=== SUPPLIED MATERIAL ===
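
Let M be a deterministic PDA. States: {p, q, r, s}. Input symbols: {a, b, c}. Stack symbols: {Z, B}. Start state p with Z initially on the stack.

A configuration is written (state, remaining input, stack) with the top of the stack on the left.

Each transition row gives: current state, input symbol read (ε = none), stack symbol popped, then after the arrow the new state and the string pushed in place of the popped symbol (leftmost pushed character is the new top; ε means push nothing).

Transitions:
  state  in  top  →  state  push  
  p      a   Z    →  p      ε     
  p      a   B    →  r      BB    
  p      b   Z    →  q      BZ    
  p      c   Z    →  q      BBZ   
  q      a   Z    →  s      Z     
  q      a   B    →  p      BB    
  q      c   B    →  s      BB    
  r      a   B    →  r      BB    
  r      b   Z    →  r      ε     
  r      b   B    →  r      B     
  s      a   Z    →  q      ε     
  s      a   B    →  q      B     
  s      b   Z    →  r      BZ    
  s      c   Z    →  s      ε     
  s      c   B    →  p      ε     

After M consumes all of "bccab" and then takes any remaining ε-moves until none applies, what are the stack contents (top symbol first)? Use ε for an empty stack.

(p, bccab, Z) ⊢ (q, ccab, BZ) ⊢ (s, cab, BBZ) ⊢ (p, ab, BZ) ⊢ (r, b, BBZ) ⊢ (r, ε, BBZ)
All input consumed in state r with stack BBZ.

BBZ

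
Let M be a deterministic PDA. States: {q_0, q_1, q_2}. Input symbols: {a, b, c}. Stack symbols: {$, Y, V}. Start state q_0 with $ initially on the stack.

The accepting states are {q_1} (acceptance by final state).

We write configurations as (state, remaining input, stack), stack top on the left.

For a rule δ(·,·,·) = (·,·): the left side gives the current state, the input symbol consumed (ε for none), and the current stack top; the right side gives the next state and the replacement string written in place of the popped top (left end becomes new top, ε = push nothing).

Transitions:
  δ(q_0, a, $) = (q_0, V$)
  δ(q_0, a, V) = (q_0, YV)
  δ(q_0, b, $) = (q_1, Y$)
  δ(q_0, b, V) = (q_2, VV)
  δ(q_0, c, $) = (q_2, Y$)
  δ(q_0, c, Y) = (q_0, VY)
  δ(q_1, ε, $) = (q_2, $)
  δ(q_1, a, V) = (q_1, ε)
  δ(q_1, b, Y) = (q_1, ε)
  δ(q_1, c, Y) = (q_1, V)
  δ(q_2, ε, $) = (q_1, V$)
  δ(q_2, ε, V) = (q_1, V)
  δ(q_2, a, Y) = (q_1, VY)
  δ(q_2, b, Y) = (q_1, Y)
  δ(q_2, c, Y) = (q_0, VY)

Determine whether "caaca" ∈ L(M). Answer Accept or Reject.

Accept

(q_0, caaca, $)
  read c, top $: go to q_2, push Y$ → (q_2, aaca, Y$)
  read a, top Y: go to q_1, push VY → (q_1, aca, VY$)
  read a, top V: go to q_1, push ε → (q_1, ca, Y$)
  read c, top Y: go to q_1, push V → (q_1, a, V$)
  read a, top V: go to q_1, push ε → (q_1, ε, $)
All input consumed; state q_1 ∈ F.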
===
# EXERCISE REQUIREMENTS:
Retype the data precisely.

# ANSWER TO THIS TASK:
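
Let M be a deterministic PDA. States: {p, q, r, s}. Input symbols: {a, b, c}. Stack symbols: {Z, B}. Start state p with Z initially on the stack.

A configuration is written (state, remaining input, stack) with the top of the stack on the left.

Each transition row gives: current state, input symbol read (ε = none), stack symbol popped, then after the arrow the new state and the string pushed in place of the popped symbol (leftmost pushed character is the new top; ε means push nothing).

Transitions:
  state  in  top  →  state  push  
  p      a   Z    →  p      ε     
  p      a   B    →  r      BB    
  p      b   Z    →  q      BZ    
  p      c   Z    →  q      BBZ   
  q      a   Z    →  s      Z     
  q      a   B    →  p      BB    
  q      c   B    →  s      BB    
  r      a   B    →  r      BB    
  r      b   Z    →  r      ε     
  r      b   B    →  r      B     
  s      a   Z    →  q      ε     
  s      a   B    →  q      B     
  s      b   Z    →  r      BZ    
  s      c   Z    →  s      ε     
  s      c   B    →  p      ε     

After M consumes all of "bccab" and then takes any remaining ε-moves until none applies, what are the stack contents (top symbol first)? Use ε for an empty stack.

(p, bccab, Z) ⊢ (q, ccab, BZ) ⊢ (s, cab, BBZ) ⊢ (p, ab, BZ) ⊢ (r, b, BBZ) ⊢ (r, ε, BBZ)
All input consumed in state r with stack BBZ.

BBZ

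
Let M be a deterministic PDA. States: {q_0, q_1, q_2}. Input symbols: {a, b, c}. Stack symbols: {$, Y, V}. Start state q_0 with $ initially on the stack.

The accepting states are {q_1} (acceptance by final state).

We write configurations as (state, remaining input, stack), stack top on the left.

For a rule δ(·,·,·) = (·,·): the left side gives the current state, the input symbol consumed (ε for none), and the current stack top; the right side gives the next state and the replacement string written in place of the popped top (left end becomes new top, ε = push nothing).

Transitions:
  δ(q_0, a, $) = (q_0, V$)
  δ(q_0, a, V) = (q_0, YV)
  δ(q_0, b, $) = (q_1, Y$)
  δ(q_0, b, V) = (q_2, VV)
  δ(q_0, c, $) = (q_2, Y$)
  δ(q_0, c, Y) = (q_0, VY)
  δ(q_1, ε, $) = (q_2, $)
  δ(q_1, a, V) = (q_1, ε)
  δ(q_1, b, Y) = (q_1, ε)
  δ(q_1, c, Y) = (q_1, V)
  δ(q_2, ε, $) = (q_1, V$)
  δ(q_2, ε, V) = (q_1, V)
  δ(q_2, a, Y) = (q_1, VY)
  δ(q_2, b, Y) = (q_1, Y)
  δ(q_2, c, Y) = (q_0, VY)

Determine whether "caaca" ∈ L(M). Answer Accept or Reject.

Accept

(q_0, caaca, $)
  read c, top $: go to q_2, push Y$ → (q_2, aaca, Y$)
  read a, top Y: go to q_1, push VY → (q_1, aca, VY$)
  read a, top V: go to q_1, push ε → (q_1, ca, Y$)
  read c, top Y: go to q_1, push V → (q_1, a, V$)
  read a, top V: go to q_1, push ε → (q_1, ε, $)
All input consumed; state q_1 ∈ F.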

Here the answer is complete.